(Collected data)

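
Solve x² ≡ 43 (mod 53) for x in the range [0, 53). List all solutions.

19, 34

53 ≡ 1 (mod 4), so we find a root by search.
Trying successive values, 19² = 361 ≡ 43 (mod 53). The other root is 53 − 19 = 34.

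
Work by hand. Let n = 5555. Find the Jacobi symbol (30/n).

0

Pull out 2: since 5555 ≡ 3 (mod 8), (2/5555) = -1.
Reciprocity: 15 ≡ 3 and 5555 ≡ 3 (mod 4), so (15/5555) = −(5555/15).
Reduce top mod 15: now compute (5/15).
Reciprocity: 5 ≡ 1 and 15 ≡ 3 (mod 4), so (5/15) = +(15/5).
Reduce top mod 5: now compute (0/5).
Top reduces to 0: gcd > 1, so the symbol is 0.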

What you are asked to do
No line before the one containing "Work by hand." belongs in the answer; give again exactly that line and all lines after it through the end of the data.

Completed task
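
Work by hand. Let n = 5555. Find the Jacobi symbol (30/n).

0

Pull out 2: since 5555 ≡ 3 (mod 8), (2/5555) = -1.
Reciprocity: 15 ≡ 3 and 5555 ≡ 3 (mod 4), so (15/5555) = −(5555/15).
Reduce top mod 15: now compute (5/15).
Reciprocity: 5 ≡ 1 and 15 ≡ 3 (mod 4), so (5/15) = +(15/5).
Reduce top mod 5: now compute (0/5).
Top reduces to 0: gcd > 1, so the symbol is 0.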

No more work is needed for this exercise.